# [What the task asks]
Going through the data below, please show each line containing the string "primitive".

::: Information shown

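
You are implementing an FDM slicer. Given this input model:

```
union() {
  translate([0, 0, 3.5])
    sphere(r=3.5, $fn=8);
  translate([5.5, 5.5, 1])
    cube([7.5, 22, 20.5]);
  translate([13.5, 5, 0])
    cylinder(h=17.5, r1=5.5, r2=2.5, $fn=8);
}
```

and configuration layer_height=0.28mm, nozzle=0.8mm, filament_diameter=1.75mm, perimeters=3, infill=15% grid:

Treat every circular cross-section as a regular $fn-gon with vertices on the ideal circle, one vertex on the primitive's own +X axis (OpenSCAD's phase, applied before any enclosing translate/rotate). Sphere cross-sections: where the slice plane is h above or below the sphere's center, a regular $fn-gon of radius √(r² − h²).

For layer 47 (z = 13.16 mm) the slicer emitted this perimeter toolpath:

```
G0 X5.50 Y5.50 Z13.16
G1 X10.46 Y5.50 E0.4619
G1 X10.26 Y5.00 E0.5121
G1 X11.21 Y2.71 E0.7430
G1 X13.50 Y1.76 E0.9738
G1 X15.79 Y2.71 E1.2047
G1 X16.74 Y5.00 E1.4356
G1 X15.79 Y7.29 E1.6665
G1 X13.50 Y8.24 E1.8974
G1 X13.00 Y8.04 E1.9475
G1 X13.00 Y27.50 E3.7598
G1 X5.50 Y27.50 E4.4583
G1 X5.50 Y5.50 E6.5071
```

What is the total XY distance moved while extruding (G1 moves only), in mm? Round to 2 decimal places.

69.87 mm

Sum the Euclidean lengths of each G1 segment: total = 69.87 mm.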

::::::
::: Information shown

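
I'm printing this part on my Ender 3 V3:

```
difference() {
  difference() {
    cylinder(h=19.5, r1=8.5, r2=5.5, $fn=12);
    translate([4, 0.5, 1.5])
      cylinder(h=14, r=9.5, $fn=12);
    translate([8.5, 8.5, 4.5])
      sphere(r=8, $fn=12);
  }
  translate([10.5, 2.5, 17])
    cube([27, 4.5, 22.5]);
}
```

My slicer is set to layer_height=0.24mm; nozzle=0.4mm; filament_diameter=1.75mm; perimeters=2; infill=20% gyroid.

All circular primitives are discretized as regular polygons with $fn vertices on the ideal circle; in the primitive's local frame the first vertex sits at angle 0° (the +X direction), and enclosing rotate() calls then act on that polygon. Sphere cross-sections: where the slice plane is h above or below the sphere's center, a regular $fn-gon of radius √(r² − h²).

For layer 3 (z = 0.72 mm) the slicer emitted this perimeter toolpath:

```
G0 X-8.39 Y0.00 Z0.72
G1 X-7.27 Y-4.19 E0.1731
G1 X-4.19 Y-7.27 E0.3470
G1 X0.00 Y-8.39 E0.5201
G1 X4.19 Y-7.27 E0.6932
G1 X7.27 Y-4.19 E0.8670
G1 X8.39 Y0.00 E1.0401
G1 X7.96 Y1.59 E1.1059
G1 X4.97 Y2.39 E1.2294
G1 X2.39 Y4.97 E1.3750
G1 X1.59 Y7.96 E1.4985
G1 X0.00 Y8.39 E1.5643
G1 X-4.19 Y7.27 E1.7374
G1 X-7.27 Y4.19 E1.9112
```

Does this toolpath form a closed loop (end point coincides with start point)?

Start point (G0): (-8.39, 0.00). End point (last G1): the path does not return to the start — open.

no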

::::::

# [Answer to the problem]
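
Treat every circular cross-section as a regular $fn-gon with vertices on the ideal circle, one vertex on the primitive's own +X axis (OpenSCAD's phase, applied before any enclosing translate/rotate). Sphere cross-sections: where the slice plane is h above or below the sphere's center, a regular $fn-gon of radius √(r² − h²).
All circular primitives are discretized as regular polygons with $fn vertices on the ideal circle; in the primitive's local frame the first vertex sits at angle 0° (the +X direction), and enclosing rotate() calls then act on that polygon. Sphere cross-sections: where the slice plane is h above or below the sphere's center, a regular $fn-gon of radius √(r² − h²).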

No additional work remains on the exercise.